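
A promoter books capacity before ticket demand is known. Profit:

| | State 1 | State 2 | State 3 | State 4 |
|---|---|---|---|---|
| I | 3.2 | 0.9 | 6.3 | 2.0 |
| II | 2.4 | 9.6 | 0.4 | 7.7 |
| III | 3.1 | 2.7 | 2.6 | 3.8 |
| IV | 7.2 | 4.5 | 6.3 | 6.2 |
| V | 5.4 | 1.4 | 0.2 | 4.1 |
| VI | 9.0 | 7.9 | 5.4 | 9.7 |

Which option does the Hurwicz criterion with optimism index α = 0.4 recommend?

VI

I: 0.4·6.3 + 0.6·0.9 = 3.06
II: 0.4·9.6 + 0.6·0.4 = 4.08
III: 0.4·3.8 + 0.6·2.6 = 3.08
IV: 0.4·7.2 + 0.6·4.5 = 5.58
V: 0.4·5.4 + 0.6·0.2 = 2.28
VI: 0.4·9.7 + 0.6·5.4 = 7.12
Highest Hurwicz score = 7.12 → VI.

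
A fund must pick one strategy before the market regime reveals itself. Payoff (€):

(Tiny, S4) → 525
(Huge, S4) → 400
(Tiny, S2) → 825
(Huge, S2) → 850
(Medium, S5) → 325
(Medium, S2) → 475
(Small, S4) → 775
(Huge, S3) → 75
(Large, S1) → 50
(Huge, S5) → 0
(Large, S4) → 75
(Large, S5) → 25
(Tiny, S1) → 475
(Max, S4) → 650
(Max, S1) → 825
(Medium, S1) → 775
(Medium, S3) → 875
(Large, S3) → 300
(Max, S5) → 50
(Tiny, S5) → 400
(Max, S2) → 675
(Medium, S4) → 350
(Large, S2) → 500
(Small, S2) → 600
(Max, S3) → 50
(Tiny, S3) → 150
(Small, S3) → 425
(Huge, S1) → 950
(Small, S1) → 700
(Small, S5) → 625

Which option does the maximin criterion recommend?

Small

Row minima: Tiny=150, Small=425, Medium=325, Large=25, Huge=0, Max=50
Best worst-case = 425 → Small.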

...

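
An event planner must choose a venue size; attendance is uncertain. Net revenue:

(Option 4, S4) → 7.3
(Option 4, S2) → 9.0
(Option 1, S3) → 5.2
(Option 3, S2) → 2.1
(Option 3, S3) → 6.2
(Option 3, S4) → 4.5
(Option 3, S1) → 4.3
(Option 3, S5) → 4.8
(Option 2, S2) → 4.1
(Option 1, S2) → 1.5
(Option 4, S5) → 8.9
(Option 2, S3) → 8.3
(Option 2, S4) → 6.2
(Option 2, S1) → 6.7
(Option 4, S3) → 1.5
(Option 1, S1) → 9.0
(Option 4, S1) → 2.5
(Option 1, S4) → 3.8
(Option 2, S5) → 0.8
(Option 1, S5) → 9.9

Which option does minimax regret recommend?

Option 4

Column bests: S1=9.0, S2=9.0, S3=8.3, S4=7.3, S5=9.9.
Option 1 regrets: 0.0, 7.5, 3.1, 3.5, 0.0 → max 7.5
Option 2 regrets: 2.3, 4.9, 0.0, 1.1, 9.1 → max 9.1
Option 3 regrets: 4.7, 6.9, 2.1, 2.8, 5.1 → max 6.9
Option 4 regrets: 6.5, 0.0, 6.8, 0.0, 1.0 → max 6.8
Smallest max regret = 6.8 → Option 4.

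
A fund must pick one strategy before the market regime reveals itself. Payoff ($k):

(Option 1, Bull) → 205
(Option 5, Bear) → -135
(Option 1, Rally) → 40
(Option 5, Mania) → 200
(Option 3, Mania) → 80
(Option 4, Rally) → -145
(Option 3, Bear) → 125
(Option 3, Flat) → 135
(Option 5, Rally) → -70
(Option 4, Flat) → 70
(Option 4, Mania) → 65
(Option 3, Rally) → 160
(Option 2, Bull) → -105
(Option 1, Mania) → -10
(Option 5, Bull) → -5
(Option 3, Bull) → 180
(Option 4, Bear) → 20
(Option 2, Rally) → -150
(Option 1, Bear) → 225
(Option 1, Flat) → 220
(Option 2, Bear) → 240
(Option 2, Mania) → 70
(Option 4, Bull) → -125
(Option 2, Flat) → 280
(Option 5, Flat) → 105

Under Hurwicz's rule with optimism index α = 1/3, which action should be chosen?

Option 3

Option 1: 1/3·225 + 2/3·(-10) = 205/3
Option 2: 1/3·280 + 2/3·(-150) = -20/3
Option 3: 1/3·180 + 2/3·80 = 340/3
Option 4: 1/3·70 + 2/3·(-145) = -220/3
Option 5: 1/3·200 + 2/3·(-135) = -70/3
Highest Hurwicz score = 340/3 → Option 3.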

Task to complete:
Would you count the lines in the data that contain the word "Rally" and state only the number?

Answer to this task:
5